*** Opening Provided material ***

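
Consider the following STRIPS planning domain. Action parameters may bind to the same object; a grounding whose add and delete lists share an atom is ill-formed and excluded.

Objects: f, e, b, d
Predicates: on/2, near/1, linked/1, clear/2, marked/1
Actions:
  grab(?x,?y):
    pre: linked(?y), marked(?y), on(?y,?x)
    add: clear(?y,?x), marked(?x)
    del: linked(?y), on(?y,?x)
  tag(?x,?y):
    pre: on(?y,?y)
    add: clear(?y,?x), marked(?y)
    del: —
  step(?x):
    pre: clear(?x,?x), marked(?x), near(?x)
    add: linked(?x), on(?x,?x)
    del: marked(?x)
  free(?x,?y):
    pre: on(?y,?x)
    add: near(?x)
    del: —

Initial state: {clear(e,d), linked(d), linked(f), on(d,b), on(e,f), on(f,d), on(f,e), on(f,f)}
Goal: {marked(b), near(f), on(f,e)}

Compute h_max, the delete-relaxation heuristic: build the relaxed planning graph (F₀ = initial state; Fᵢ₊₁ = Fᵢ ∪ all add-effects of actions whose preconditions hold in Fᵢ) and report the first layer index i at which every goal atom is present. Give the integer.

F0 = init (8 atoms)
F1 = F0 ∪ {clear(f,b), clear(f,d), clear(f,e), clear(f,f), marked(f), near(b), near(d), near(e), near(f)}  (17 atoms)
F2 = F1 ∪ {marked(d), marked(e)}  (19 atoms)
F3 = F2 ∪ {clear(d,b), marked(b)}  (21 atoms)
goal ⊆ F3  ⇒  h_max = 3

3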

*** Closing Provided material ***

**Task item:**
The final stretch of the listing, from the line containing "pre: on(?y,?x)" through its last line, both included, is to be output exactly and by itself.

**Solved problem:**
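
    pre: on(?y,?x)
    add: near(?x)
    del: —

Initial state: {clear(e,d), linked(d), linked(f), on(d,b), on(e,f), on(f,d), on(f,e), on(f,f)}
Goal: {marked(b), near(f), on(f,e)}

Compute h_max, the delete-relaxation heuristic: build the relaxed planning graph (F₀ = initial state; Fᵢ₊₁ = Fᵢ ∪ all add-effects of actions whose preconditions hold in Fᵢ) and report the first layer index i at which every goal atom is present. Give the integer.

F0 = init (8 atoms)
F1 = F0 ∪ {clear(f,b), clear(f,d), clear(f,e), clear(f,f), marked(f), near(b), near(d), near(e), near(f)}  (17 atoms)
F2 = F1 ∪ {marked(d), marked(e)}  (19 atoms)
F3 = F2 ∪ {clear(d,b), marked(b)}  (21 atoms)
goal ⊆ F3  ⇒  h_max = 3

3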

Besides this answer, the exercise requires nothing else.